> Work to complete
In the data that follows, each entry is to be restated exactly.

> Dataset records
........

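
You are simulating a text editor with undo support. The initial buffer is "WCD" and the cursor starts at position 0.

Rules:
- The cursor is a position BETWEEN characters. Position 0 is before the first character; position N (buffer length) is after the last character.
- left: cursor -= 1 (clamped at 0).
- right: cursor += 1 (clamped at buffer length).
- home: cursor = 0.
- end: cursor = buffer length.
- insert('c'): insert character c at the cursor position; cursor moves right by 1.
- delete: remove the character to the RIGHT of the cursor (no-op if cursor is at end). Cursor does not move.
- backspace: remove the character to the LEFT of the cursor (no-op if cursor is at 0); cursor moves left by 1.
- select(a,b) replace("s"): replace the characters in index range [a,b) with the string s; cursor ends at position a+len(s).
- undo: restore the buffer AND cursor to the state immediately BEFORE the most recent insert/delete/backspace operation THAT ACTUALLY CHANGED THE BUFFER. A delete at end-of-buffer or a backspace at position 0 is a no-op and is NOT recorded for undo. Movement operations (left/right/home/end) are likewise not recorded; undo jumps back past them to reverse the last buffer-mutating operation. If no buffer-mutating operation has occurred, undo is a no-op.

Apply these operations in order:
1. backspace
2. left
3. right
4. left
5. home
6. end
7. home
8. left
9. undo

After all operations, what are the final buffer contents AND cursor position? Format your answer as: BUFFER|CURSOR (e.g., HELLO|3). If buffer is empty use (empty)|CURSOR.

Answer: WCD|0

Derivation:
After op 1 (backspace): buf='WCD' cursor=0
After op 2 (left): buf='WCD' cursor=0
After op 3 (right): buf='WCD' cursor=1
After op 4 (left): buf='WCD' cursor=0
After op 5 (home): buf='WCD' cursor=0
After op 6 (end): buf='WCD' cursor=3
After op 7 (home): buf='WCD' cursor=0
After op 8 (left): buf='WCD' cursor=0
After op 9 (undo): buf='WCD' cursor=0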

........

> Answer box
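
You are simulating a text editor with undo support. The initial buffer is "WCD" and the cursor starts at position 0.

Rules:
- The cursor is a position BETWEEN characters. Position 0 is before the first character; position N (buffer length) is after the last character.
- left: cursor -= 1 (clamped at 0).
- right: cursor += 1 (clamped at buffer length).
- home: cursor = 0.
- end: cursor = buffer length.
- insert('c'): insert character c at the cursor position; cursor moves right by 1.
- delete: remove the character to the RIGHT of the cursor (no-op if cursor is at end). Cursor does not move.
- backspace: remove the character to the LEFT of the cursor (no-op if cursor is at 0); cursor moves left by 1.
- select(a,b) replace("s"): replace the characters in index range [a,b) with the string s; cursor ends at position a+len(s).
- undo: restore the buffer AND cursor to the state immediately BEFORE the most recent insert/delete/backspace operation THAT ACTUALLY CHANGED THE BUFFER. A delete at end-of-buffer or a backspace at position 0 is a no-op and is NOT recorded for undo. Movement operations (left/right/home/end) are likewise not recorded; undo jumps back past them to reverse the last buffer-mutating operation. If no buffer-mutating operation has occurred, undo is a no-op.

Apply these operations in order:
1. backspace
2. left
3. right
4. left
5. home
6. end
7. home
8. left
9. undo

After all operations, what are the final buffer contents AND cursor position? Format your answer as: BUFFER|CURSOR (e.g., HELLO|3). If buffer is empty use (empty)|CURSOR.

Answer: WCD|0

Derivation:
After op 1 (backspace): buf='WCD' cursor=0
After op 2 (left): buf='WCD' cursor=0
After op 3 (right): buf='WCD' cursor=1
After op 4 (left): buf='WCD' cursor=0
After op 5 (home): buf='WCD' cursor=0
After op 6 (end): buf='WCD' cursor=3
After op 7 (home): buf='WCD' cursor=0
After op 8 (left): buf='WCD' cursor=0
After op 9 (undo): buf='WCD' cursor=0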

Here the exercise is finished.